> [Work instruction]
Where a line in the material beneath contains "sqrt", count it. Give the number only.

> [Material for this task]
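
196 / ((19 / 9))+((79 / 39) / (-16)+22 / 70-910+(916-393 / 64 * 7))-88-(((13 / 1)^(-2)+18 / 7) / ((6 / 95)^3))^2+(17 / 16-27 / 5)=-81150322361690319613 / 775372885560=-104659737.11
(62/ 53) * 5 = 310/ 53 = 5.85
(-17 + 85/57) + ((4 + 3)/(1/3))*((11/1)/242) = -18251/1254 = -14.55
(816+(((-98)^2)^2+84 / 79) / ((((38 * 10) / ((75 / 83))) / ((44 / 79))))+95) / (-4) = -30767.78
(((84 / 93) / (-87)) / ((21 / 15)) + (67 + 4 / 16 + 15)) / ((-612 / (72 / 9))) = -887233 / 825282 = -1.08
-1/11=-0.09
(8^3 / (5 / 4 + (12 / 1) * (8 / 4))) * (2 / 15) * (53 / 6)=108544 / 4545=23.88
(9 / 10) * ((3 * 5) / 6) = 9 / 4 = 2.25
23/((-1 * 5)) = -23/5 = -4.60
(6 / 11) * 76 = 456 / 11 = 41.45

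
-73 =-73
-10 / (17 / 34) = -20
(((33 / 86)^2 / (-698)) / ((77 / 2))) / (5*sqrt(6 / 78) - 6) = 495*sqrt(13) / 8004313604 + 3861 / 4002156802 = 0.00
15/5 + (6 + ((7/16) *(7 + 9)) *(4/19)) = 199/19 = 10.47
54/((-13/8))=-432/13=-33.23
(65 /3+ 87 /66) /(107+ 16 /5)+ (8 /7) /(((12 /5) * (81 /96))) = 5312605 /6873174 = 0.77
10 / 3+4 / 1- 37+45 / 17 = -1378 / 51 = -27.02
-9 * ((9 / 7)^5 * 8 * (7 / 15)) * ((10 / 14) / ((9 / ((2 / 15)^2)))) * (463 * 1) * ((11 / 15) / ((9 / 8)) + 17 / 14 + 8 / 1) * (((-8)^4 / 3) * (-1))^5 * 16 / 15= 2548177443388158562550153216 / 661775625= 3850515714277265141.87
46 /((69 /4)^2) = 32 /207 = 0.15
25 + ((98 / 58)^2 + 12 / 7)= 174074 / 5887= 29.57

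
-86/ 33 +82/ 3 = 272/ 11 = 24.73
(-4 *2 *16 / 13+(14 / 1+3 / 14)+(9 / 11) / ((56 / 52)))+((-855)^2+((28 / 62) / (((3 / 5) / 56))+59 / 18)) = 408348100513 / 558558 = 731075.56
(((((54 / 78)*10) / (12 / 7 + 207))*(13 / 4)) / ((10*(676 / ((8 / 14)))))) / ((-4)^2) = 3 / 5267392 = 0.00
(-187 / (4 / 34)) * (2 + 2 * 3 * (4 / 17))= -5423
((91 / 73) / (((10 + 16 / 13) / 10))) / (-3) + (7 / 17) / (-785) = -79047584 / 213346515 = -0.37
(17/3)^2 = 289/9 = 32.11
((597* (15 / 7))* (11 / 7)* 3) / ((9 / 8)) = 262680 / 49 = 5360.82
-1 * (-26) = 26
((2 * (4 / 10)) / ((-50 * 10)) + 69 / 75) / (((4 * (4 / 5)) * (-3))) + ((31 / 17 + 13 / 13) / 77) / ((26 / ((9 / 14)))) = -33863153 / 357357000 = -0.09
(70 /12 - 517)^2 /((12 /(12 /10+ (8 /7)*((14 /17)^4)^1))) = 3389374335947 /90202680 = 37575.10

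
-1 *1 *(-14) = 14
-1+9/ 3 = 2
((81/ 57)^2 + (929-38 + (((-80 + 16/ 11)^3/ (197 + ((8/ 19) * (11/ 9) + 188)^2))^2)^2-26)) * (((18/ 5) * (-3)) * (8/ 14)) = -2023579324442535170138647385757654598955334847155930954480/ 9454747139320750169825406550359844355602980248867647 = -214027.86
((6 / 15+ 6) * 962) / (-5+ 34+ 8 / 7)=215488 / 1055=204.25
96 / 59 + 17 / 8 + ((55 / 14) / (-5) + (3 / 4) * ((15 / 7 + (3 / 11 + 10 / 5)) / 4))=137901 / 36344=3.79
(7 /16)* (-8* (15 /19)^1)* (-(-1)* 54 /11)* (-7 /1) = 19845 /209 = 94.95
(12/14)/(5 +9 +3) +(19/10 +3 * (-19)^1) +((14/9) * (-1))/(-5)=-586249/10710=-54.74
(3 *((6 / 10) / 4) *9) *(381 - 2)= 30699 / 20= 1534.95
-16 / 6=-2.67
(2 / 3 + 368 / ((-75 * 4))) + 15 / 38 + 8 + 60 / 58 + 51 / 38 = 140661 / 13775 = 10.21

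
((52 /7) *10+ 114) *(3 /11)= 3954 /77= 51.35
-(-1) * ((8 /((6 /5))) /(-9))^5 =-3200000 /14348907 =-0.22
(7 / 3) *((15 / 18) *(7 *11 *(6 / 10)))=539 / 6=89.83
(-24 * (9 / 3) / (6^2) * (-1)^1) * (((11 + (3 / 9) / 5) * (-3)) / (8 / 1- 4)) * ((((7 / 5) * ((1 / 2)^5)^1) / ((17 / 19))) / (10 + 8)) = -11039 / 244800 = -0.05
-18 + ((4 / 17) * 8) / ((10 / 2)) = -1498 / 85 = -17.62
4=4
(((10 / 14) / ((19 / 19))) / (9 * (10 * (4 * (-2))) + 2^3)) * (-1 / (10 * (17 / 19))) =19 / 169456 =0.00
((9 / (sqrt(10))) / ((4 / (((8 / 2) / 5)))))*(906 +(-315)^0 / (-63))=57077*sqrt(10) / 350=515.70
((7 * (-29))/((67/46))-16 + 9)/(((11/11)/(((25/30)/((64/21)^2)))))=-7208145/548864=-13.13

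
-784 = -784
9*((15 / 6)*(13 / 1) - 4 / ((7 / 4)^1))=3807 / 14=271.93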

> [Result below]
2